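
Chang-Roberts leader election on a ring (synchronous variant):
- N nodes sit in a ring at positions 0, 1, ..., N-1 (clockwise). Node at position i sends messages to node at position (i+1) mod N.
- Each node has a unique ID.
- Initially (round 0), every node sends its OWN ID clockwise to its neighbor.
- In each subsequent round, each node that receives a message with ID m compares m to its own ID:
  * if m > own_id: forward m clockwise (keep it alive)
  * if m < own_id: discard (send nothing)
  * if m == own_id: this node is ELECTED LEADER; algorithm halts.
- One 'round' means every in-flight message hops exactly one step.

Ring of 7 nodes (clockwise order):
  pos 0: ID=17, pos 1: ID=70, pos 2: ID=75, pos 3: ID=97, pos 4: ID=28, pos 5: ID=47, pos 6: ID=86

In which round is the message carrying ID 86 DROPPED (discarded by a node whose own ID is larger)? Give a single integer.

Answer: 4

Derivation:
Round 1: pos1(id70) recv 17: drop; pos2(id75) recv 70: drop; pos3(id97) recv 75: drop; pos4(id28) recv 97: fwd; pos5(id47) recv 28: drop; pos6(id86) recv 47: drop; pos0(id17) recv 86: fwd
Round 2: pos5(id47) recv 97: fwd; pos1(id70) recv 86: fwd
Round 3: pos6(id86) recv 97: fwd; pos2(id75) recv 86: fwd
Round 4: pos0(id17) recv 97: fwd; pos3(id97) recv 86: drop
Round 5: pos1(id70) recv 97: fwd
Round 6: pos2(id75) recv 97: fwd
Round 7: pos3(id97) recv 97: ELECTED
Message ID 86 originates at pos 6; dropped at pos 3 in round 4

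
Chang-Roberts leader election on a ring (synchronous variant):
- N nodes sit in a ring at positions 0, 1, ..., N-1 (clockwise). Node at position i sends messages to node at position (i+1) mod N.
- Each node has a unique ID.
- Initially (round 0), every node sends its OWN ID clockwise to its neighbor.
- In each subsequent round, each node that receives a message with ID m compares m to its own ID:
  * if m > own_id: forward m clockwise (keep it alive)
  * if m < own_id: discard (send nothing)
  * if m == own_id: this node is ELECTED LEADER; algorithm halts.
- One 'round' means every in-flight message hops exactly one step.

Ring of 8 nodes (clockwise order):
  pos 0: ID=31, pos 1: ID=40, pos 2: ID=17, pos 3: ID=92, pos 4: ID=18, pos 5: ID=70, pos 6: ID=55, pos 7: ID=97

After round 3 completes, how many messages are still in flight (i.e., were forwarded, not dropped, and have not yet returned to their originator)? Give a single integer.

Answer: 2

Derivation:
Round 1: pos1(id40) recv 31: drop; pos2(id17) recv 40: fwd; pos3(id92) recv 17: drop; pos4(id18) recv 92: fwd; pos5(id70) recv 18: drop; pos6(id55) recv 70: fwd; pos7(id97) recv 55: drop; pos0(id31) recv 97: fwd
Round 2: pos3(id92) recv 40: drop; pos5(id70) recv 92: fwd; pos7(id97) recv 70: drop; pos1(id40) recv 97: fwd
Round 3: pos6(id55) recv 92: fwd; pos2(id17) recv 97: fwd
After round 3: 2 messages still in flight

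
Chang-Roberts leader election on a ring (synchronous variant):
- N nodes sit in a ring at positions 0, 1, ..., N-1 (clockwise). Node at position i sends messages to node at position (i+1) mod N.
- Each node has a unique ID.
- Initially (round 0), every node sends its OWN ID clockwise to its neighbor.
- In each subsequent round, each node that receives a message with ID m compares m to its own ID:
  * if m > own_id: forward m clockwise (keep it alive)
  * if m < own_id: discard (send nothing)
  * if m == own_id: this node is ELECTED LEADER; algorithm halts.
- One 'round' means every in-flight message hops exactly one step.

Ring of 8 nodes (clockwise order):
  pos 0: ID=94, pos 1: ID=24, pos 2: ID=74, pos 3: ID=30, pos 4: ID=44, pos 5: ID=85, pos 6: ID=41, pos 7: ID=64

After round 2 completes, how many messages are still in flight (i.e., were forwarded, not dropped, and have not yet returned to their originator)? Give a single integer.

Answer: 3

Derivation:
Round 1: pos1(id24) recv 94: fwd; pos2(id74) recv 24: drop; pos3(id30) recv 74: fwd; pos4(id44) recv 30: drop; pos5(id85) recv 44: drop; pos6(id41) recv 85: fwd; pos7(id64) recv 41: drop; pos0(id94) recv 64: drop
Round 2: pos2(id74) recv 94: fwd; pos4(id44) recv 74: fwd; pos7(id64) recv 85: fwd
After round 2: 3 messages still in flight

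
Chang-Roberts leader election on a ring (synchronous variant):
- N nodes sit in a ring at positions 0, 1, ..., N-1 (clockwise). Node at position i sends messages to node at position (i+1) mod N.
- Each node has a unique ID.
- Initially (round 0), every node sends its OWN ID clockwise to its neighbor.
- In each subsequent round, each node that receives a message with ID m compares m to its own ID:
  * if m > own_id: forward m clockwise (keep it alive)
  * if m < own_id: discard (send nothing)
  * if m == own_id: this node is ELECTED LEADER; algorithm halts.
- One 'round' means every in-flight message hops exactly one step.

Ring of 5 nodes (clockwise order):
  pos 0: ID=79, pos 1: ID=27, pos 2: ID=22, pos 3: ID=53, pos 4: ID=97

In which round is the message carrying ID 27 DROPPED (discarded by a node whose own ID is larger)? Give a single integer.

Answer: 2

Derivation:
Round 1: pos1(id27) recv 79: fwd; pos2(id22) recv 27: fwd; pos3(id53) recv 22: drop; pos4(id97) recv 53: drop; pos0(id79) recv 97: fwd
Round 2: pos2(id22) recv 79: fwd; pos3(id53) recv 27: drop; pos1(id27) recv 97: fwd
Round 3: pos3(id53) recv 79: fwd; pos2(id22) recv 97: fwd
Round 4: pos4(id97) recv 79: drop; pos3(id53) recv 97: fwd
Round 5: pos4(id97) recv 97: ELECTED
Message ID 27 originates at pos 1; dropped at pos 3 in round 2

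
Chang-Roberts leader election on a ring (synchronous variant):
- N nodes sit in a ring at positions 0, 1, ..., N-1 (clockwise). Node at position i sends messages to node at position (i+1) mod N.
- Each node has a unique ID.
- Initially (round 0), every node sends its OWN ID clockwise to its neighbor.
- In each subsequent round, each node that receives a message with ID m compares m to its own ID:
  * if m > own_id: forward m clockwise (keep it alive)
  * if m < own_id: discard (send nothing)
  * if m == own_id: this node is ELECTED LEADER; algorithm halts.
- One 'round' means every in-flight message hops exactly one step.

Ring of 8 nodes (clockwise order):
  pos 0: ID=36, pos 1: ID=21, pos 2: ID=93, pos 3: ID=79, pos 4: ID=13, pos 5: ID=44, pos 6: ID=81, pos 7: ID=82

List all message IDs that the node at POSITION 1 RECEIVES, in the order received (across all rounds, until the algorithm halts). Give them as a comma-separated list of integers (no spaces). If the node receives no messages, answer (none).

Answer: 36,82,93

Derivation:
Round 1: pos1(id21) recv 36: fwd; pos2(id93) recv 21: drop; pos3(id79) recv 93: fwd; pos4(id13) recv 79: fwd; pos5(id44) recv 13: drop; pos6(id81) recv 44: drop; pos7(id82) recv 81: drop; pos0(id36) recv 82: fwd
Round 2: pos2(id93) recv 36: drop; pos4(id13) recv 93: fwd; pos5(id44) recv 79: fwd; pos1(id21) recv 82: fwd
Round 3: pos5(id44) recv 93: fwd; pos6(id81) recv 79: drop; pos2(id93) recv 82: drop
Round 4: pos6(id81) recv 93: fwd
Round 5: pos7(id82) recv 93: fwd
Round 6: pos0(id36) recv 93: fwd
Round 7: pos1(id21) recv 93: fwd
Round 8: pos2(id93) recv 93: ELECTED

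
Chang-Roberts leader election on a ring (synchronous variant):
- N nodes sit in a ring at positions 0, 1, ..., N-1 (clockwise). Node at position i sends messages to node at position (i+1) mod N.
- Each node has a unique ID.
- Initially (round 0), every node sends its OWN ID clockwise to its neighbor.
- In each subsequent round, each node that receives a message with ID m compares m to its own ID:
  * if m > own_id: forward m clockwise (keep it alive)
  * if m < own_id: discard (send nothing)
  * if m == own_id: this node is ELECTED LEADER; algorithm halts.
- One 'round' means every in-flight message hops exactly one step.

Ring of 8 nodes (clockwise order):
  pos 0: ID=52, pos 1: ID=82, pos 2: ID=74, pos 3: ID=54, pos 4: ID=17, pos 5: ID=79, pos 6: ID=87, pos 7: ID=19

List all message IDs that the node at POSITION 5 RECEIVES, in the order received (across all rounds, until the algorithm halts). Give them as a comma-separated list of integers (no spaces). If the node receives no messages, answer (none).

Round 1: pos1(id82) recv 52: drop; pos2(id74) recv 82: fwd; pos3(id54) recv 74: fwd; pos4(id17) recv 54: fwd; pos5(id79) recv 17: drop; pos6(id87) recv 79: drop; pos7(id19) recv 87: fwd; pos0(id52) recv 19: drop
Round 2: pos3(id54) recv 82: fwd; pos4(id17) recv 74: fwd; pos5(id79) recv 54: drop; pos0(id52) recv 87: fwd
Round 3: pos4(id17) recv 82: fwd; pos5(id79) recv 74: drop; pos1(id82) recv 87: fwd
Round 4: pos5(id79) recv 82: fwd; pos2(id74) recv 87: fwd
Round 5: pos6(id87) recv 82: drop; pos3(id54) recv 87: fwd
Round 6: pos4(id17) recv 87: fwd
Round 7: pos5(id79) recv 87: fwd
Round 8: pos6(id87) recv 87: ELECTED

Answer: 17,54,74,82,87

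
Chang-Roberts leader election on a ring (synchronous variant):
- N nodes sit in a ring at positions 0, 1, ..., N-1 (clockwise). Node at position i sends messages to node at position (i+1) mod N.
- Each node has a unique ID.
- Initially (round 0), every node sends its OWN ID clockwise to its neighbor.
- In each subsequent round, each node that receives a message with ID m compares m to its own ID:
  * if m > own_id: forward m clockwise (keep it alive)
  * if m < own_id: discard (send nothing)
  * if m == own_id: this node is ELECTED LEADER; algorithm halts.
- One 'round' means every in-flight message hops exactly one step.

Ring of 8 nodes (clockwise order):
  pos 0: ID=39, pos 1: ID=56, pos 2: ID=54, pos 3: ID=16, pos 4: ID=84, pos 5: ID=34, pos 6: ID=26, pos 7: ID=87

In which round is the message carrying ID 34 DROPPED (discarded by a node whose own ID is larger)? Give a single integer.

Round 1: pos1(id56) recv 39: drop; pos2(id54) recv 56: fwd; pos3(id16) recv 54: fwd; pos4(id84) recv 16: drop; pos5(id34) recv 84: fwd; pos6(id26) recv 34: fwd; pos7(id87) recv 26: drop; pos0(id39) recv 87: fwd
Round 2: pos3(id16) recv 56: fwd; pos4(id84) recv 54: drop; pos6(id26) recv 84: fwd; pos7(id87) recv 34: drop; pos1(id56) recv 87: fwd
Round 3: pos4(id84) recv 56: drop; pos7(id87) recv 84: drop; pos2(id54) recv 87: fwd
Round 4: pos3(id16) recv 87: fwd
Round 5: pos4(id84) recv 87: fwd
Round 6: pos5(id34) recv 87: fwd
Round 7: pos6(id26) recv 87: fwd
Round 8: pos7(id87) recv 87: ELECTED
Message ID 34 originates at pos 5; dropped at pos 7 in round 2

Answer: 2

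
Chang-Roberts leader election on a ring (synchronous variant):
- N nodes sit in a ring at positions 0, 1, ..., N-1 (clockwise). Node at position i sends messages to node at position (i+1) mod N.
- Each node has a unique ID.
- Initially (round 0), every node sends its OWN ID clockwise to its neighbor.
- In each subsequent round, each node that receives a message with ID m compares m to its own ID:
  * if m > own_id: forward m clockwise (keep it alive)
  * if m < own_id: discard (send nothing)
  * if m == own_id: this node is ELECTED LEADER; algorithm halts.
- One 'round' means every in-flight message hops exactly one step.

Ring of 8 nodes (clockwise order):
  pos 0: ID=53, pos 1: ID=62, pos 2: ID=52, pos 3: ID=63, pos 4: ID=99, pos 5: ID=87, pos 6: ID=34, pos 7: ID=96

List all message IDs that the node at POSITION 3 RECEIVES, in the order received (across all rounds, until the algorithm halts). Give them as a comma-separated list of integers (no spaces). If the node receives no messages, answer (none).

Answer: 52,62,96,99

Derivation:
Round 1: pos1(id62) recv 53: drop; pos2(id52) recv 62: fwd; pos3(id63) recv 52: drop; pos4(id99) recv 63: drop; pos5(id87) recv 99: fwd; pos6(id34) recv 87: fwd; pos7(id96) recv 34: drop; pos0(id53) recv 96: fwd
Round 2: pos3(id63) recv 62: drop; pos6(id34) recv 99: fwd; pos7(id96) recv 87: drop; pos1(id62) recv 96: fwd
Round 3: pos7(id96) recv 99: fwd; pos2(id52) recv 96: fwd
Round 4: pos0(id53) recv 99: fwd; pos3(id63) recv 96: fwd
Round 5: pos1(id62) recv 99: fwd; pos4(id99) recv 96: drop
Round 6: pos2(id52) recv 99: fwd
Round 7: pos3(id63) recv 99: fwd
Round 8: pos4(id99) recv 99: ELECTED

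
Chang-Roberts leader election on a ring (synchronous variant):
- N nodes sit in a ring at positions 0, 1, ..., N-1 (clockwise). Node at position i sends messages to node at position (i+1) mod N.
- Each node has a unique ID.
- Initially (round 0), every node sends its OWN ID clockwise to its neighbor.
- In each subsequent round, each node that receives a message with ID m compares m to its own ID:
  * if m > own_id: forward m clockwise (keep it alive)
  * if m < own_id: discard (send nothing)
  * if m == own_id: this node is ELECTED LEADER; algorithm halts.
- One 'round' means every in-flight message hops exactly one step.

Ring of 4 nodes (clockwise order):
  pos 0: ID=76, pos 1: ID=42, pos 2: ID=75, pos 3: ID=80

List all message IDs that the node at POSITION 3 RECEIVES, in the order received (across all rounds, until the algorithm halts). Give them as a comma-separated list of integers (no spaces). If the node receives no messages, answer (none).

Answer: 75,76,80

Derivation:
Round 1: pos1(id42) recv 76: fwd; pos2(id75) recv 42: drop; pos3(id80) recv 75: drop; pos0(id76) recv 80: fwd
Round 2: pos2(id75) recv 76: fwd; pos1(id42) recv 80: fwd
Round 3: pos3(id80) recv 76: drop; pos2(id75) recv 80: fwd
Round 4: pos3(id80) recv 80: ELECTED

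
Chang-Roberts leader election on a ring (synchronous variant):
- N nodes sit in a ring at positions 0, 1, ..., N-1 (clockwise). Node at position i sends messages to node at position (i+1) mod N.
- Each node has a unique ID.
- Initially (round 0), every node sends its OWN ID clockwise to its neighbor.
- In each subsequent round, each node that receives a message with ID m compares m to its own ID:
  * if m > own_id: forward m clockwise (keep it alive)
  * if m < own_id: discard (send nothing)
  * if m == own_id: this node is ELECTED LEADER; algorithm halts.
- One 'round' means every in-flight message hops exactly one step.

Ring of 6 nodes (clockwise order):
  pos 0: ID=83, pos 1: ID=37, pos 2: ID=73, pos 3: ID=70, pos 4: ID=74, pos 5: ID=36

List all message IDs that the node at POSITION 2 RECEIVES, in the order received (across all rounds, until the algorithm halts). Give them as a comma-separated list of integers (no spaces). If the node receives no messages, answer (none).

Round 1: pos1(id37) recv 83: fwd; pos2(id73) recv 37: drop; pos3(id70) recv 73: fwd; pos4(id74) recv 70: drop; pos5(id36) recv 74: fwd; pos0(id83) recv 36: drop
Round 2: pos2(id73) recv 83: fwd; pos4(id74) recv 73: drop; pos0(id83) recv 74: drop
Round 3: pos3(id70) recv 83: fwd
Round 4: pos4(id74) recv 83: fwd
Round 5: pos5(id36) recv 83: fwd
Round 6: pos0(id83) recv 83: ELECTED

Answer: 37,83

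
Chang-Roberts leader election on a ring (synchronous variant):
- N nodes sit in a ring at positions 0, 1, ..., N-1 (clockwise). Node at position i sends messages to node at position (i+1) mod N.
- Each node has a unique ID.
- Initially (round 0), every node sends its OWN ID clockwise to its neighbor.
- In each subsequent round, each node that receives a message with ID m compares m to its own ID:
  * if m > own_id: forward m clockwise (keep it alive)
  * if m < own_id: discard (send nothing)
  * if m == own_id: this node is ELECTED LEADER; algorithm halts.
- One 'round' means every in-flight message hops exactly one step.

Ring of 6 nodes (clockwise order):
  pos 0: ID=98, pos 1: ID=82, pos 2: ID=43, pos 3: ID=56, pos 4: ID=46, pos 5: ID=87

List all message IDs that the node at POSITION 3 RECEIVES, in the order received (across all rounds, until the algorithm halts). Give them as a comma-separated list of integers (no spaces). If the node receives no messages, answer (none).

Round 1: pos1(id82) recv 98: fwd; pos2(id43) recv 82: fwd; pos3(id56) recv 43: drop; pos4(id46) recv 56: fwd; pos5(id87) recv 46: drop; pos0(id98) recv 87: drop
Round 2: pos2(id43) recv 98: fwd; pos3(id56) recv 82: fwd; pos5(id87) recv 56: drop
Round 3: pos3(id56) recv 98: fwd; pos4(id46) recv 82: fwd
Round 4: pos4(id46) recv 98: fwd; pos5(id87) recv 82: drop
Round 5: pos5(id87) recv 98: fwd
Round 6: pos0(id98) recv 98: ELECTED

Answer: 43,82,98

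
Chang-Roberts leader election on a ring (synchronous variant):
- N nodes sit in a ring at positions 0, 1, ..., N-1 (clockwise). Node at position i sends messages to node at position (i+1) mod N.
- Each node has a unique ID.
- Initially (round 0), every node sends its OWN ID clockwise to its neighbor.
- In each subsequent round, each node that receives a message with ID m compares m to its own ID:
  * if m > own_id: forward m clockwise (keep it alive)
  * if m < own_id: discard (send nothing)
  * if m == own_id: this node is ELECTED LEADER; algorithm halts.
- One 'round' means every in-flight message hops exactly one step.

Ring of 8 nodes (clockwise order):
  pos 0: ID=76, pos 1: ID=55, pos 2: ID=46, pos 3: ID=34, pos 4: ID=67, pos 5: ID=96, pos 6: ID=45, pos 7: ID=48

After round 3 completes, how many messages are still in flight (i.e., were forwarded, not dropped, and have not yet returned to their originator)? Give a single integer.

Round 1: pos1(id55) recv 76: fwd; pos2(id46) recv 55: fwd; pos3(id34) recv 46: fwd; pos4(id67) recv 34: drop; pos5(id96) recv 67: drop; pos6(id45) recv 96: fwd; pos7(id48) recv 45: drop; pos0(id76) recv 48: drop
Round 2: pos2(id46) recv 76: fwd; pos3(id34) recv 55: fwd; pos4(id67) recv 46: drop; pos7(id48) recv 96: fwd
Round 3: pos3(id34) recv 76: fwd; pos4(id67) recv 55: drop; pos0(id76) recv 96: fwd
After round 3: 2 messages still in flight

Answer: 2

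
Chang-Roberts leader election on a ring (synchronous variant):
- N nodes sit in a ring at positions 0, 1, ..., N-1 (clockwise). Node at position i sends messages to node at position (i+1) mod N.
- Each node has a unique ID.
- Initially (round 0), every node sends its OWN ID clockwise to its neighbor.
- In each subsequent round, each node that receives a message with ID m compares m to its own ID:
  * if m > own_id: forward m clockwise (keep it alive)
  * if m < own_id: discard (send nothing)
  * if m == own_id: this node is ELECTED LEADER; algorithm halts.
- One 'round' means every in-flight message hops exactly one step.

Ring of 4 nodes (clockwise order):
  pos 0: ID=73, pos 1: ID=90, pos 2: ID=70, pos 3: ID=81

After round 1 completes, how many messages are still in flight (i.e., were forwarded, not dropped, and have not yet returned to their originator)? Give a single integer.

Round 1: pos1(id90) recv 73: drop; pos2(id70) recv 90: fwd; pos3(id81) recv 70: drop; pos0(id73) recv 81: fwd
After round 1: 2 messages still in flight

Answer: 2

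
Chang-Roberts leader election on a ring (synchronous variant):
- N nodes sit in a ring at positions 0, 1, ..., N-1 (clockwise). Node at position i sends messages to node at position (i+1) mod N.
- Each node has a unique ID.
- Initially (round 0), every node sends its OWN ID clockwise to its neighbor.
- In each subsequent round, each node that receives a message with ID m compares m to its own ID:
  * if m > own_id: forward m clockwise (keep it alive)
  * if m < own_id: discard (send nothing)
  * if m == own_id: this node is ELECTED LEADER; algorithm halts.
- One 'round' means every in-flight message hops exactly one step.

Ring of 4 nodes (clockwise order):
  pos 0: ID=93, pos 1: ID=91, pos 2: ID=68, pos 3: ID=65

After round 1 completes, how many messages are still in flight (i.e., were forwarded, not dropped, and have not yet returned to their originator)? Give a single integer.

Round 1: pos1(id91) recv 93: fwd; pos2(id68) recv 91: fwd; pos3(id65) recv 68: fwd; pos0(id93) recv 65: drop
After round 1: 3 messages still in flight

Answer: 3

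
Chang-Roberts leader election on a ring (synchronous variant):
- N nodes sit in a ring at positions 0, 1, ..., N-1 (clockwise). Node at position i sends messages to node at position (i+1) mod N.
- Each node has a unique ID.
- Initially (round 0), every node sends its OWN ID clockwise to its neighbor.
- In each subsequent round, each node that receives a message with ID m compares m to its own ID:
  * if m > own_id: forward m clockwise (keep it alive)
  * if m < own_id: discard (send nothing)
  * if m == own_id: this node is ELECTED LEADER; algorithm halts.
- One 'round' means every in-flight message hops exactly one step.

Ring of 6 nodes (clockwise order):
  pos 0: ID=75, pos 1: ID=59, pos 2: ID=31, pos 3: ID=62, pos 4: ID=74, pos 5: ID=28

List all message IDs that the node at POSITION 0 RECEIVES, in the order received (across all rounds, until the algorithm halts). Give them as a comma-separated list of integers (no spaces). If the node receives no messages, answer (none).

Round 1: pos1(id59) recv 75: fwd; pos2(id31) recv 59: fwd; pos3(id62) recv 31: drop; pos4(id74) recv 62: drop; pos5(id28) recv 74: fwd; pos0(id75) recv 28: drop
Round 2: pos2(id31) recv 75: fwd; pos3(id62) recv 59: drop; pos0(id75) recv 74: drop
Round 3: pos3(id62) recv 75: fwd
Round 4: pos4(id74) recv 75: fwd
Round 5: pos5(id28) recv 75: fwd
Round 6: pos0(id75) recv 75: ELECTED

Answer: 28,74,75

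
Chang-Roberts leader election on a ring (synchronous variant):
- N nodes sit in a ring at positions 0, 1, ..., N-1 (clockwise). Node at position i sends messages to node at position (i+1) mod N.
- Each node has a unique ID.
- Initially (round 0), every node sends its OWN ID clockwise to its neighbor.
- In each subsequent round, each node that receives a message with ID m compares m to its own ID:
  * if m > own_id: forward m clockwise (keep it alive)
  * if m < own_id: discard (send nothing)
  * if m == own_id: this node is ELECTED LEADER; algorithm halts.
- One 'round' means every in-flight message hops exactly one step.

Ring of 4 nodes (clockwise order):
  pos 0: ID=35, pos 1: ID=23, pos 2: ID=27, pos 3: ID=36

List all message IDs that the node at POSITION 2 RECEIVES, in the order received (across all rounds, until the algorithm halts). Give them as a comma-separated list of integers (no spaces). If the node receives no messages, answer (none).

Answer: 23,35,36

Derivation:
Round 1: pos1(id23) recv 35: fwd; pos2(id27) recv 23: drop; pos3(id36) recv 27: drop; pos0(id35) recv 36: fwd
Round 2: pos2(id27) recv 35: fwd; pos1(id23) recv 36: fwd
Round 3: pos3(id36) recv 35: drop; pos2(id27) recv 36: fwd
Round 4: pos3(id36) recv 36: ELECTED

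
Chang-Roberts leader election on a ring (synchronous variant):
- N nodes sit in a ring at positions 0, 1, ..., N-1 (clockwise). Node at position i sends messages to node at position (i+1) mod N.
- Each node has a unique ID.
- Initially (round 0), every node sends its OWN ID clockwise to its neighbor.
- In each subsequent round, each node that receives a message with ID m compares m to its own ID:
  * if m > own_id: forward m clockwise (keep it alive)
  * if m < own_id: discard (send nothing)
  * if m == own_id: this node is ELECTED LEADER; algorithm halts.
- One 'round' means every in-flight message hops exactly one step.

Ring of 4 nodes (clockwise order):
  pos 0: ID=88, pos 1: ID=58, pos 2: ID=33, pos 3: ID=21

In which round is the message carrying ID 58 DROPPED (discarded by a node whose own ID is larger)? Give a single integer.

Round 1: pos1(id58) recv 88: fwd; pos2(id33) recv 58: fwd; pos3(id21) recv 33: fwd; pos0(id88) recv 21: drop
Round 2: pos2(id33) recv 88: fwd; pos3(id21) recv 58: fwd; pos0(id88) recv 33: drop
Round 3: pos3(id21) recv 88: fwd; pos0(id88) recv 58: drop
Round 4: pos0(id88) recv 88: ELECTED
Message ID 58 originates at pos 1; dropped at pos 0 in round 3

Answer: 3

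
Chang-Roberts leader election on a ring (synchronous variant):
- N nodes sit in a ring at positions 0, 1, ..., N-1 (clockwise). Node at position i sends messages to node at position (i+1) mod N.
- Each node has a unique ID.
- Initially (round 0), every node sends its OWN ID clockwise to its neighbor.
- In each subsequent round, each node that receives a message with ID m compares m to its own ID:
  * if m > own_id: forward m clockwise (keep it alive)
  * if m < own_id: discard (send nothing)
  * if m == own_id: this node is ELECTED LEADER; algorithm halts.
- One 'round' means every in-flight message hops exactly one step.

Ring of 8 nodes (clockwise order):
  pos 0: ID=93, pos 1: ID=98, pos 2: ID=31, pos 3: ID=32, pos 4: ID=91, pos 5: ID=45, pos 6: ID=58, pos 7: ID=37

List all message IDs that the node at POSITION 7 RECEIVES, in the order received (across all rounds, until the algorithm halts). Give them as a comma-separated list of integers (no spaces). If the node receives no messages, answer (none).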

■ ■ ■ ■

→ **WORK INSTRUCTIONS**: Which lines run from the first of the listing to the line containing "pos 0: ID=17, pos"? Reproduce those exactly, both ends included.

→ **SOLVED EXERCISE**:
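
Chang-Roberts leader election on a ring (synchronous variant):
- N nodes sit in a ring at positions 0, 1, ..., N-1 (clockwise). Node at position i sends messages to node at position (i+1) mod N.
- Each node has a unique ID.
- Initially (round 0), every node sends its OWN ID clockwise to its neighbor.
- In each subsequent round, each node that receives a message with ID m compares m to its own ID:
  * if m > own_id: forward m clockwise (keep it alive)
  * if m < own_id: discard (send nothing)
  * if m == own_id: this node is ELECTED LEADER; algorithm halts.
- One 'round' means every in-flight message hops exactly one step.

Ring of 7 nodes (clockwise order):
  pos 0: ID=17, pos 1: ID=70, pos 2: ID=75, pos 3: ID=97, pos 4: ID=28, pos 5: ID=47, pos 6: ID=86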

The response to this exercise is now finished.